(Collected data)
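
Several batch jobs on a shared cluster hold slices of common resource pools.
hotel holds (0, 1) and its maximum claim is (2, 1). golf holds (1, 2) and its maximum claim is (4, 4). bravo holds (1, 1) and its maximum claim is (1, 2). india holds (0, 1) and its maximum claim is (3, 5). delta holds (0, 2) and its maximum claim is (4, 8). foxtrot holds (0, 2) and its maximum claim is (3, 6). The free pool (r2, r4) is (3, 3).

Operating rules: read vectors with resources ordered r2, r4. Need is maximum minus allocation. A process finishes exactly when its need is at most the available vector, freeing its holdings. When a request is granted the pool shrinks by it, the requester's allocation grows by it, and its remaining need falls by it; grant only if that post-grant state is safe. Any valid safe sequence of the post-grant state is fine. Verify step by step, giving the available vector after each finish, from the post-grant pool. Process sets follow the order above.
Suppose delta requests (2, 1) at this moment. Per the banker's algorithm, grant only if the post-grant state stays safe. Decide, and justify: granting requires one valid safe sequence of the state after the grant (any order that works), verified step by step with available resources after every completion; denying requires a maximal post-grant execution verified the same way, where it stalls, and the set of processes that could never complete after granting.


DENY — the pretend-granted state is unsafe.
Key observation: after bravo, hotel the pool peaks at (2, 4), and each blocked process is short somewhere: golf on r2; india on r2; delta on r4; foxtrot on r2.
After a pretend grant, a maximal execution: bravo, hotel — then nothing else fits. Verifying each step:
  pool = (1, 2)
  bravo needs (0, 1) <= (1, 2) -> finishes; pool += (1, 1) = (2, 3)
  hotel needs (2, 0) <= (2, 3) -> finishes; pool += (0, 1) = (2, 4)
  blocked: golf wants (3, 2), pool (2, 4) — not enough r2
  blocked: india wants (3, 4), pool (2, 4) — not enough r2
  blocked: delta wants (2, 5), pool (2, 4) — not enough r4
  blocked: foxtrot wants (3, 4), pool (2, 4) — not enough r2
Had the request been granted, golf, india, delta and foxtrot could never finish.


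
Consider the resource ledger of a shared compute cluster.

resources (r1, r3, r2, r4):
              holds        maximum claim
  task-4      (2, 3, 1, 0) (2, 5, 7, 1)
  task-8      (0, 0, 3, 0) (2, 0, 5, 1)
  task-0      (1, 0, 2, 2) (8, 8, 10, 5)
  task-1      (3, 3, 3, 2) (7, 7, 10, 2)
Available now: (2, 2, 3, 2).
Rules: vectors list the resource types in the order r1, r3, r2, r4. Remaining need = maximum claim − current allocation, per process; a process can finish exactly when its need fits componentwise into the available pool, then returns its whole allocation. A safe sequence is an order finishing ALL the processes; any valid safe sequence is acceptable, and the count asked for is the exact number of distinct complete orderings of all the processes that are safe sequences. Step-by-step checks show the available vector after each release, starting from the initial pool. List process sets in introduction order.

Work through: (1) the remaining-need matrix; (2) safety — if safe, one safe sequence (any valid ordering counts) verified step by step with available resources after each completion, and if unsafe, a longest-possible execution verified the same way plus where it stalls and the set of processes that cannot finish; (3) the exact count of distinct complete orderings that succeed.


(1) Need matrix, components ordered r1, r3, r2, r4:
  task-4: (0, 2, 6, 1)
  task-8: (2, 0, 2, 1)
  task-0: (7, 8, 8, 3)
  task-1: (4, 4, 7, 0)
(2) SAFE. One safe sequence: task-8, task-4, task-1, task-0.
Key observation: at task-8 the run first touches a limit — (2, 0, 2, 1) against (2, 2, 3, 2), exact on a resource it actually requests.
Walking it through:
  pool = (2, 2, 3, 2)
  task-8 needs (2, 0, 2, 1) <= (2, 2, 3, 2) -> finishes; pool += (0, 0, 3, 0) = (2, 2, 6, 2)
  task-4 needs (0, 2, 6, 1) <= (2, 2, 6, 2) -> finishes; pool += (2, 3, 1, 0) = (4, 5, 7, 2)
  task-1 needs (4, 4, 7, 0) <= (4, 5, 7, 2) -> finishes; pool += (3, 3, 3, 2) = (7, 8, 10, 4)
  task-0 needs (7, 8, 8, 3) <= (7, 8, 10, 4) -> finishes; pool += (1, 0, 2, 2) = (8, 8, 12, 6)
(3) The exact count: 1 of the possible complete orderings is a safe sequence.


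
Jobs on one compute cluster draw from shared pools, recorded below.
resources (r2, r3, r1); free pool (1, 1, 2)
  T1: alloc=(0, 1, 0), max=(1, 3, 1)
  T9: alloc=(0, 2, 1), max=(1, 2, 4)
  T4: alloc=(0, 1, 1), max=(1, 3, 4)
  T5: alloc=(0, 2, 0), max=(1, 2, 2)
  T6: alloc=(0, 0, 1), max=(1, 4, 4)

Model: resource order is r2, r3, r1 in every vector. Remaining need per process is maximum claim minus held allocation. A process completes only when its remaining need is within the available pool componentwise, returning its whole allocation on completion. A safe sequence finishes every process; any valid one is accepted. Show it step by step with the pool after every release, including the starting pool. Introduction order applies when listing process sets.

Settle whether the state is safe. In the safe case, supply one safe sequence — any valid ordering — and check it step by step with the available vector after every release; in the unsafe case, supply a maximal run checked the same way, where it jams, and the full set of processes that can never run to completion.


The state is UNSAFE.
Key observation: r1 is the bottleneck — with T5, T1 done the pool holds (1, 4, 2), short of every remaining need.
A maximal execution: T5, T1 — then nothing else fits. Step-by-step check:
  pool = (1, 1, 2)
  T5 needs (1, 0, 2) <= (1, 1, 2) -> finishes; pool += (0, 2, 0) = (1, 3, 2)
  T1 needs (1, 2, 1) <= (1, 3, 2) -> finishes; pool += (0, 1, 0) = (1, 4, 2)
  T9 cannot run: need (1, 0, 3) vs free (1, 4, 2) (insufficient r1)
  T4 cannot run: need (1, 2, 3) vs free (1, 4, 2) (insufficient r1)
  T6 cannot run: need (1, 4, 3) vs free (1, 4, 2) (insufficient r1)
Never able to finish: T9, T4 and T6.


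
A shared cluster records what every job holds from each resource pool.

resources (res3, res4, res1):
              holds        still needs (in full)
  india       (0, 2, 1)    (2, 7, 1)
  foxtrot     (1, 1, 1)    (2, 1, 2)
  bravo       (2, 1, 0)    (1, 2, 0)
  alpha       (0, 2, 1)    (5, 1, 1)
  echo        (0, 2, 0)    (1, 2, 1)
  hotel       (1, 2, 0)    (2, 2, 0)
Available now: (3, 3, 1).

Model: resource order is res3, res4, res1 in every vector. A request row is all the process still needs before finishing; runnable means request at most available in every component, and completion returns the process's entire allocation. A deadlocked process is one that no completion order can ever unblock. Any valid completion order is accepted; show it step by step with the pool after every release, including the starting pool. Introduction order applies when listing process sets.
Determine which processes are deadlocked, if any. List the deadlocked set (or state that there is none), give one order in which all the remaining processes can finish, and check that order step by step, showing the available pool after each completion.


Nothing here is deadlocked.
Key observation: starting with bravo, each completion frees enough for the next — no one is permanently blocked.
The rest can finish in the order bravo, hotel, echo, alpha, foxtrot, india. Verifying each step:
  pool = (3, 3, 1)
  run bravo (needs (1, 2, 0), free (3, 3, 1)); after release of (2, 1, 0) the pool is (5, 4, 1)
  run hotel (needs (2, 2, 0), free (5, 4, 1)); after release of (1, 2, 0) the pool is (6, 6, 1)
  run echo (needs (1, 2, 1), free (6, 6, 1)); after release of (0, 2, 0) the pool is (6, 8, 1)
  run alpha (needs (5, 1, 1), free (6, 8, 1)); after release of (0, 2, 1) the pool is (6, 10, 2)
  run foxtrot (needs (2, 1, 2), free (6, 10, 2)); after release of (1, 1, 1) the pool is (7, 11, 3)
  run india (needs (2, 7, 1), free (7, 11, 3)); after release of (0, 2, 1) the pool is (7, 13, 4)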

**Exercise**
Retype the records above exactly, from their first line through the line that contains "hotel holds (0, 1)", and stop there.

**Task response**
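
Several batch jobs on a shared cluster hold slices of common resource pools.
hotel holds (0, 1) and its maximum claim is (2, 1). golf holds (1, 2) and its maximum claim is (4, 4). bravo holds (1, 1) and its maximum claim is (1, 2). india holds (0, 1) and its maximum claim is (3, 5). delta holds (0, 2) and its maximum claim is (4, 8). foxtrot holds (0, 2) and its maximum claim is (3, 6). The free pool (r2, r4) is (3, 3).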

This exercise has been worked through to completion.